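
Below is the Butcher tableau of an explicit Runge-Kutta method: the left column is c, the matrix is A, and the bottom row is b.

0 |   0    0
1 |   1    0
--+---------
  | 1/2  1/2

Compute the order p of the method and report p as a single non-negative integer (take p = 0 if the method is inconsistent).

2

b = (1/2, 1/2)
c = (0, 1)
Σ b_i: 1/2·1 + 1/2·1 = 1 ✓
b·c: 1/2·1 = 1/2 ✓; 2 stages ⇒ order 2.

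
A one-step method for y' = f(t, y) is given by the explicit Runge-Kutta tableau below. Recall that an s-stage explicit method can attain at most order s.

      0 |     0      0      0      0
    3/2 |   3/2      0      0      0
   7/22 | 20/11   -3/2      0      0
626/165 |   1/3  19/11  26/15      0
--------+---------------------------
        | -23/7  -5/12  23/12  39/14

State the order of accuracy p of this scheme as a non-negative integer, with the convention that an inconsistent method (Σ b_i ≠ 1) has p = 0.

b = (-23/7, -5/12, 23/12, 39/14)
c = (0, 3/2, 7/22, 626/165)
Ac = (0, 0, -9/4, 1037/330)
Σ b_i: (-23/7)·1 + (-5/12)·1 + 23/12·1 + 39/14·1 = 1 ✓
b·c: (-5/12)·3/2 + 23/12·7/22 + 39/14·626/165 = 24379/2310 ≠ 1/2 ⇒ order 1.

1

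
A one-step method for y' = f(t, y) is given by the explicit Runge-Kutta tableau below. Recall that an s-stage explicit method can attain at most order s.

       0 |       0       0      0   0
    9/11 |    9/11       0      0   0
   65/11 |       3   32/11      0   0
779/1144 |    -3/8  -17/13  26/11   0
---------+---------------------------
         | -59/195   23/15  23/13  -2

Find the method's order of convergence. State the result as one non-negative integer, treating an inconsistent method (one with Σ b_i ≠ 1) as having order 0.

1

b = (-59/195, 23/15, 23/13, -2)
c = (0, 9/11, 65/11, 779/1144)
Ac = (0, 0, 288/121, 20287/1573)
Σ b_i: (-59/195)·1 + 23/15·1 + 23/13·1 + (-2)·1 = 1 ✓
b·c: 23/15·9/11 + 23/13·65/11 + (-2)·779/1144 = 29593/2860 ≠ 1/2 ⇒ order 1.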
◇ ◇ ◇ ◇
▸ TO DO
Return the whole listing above verbatim.

▸ RESULT OF THIS TASK
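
Below is the Butcher tableau of an explicit Runge-Kutta method: the left column is c, the matrix is A, and the bottom row is b.

0 |   0    0
1 |   1    0
--+---------
  | 1/2  1/2

Compute the order p of the method and report p as a single non-negative integer (take p = 0 if the method is inconsistent).

2

b = (1/2, 1/2)
c = (0, 1)
Σ b_i: 1/2·1 + 1/2·1 = 1 ✓
b·c: 1/2·1 = 1/2 ✓; 2 stages ⇒ order 2.

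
A one-step method for y' = f(t, y) is given by the explicit Runge-Kutta tableau below. Recall that an s-stage explicit method can attain at most order s.

      0 |     0      0      0      0
    3/2 |   3/2      0      0      0
   7/22 | 20/11   -3/2      0      0
626/165 |   1/3  19/11  26/15      0
--------+---------------------------
        | -23/7  -5/12  23/12  39/14

State the order of accuracy p of this scheme as a non-negative integer, with the convention that an inconsistent method (Σ b_i ≠ 1) has p = 0.

b = (-23/7, -5/12, 23/12, 39/14)
c = (0, 3/2, 7/22, 626/165)
Ac = (0, 0, -9/4, 1037/330)
Σ b_i: (-23/7)·1 + (-5/12)·1 + 23/12·1 + 39/14·1 = 1 ✓
b·c: (-5/12)·3/2 + 23/12·7/22 + 39/14·626/165 = 24379/2310 ≠ 1/2 ⇒ order 1.

1

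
A one-step method for y' = f(t, y) is given by the explicit Runge-Kutta tableau below. Recall that an s-stage explicit method can attain at most order s.

       0 |       0       0      0   0
    9/11 |    9/11       0      0   0
   65/11 |       3   32/11      0   0
779/1144 |    -3/8  -17/13  26/11   0
---------+---------------------------
         | -59/195   23/15  23/13  -2

Find the method's order of convergence. State the result as one non-negative integer, treating an inconsistent method (one with Σ b_i ≠ 1) as having order 0.

1

b = (-59/195, 23/15, 23/13, -2)
c = (0, 9/11, 65/11, 779/1144)
Ac = (0, 0, 288/121, 20287/1573)
Σ b_i: (-59/195)·1 + 23/15·1 + 23/13·1 + (-2)·1 = 1 ✓
b·c: 23/15·9/11 + 23/13·65/11 + (-2)·779/1144 = 29593/2860 ≠ 1/2 ⇒ order 1.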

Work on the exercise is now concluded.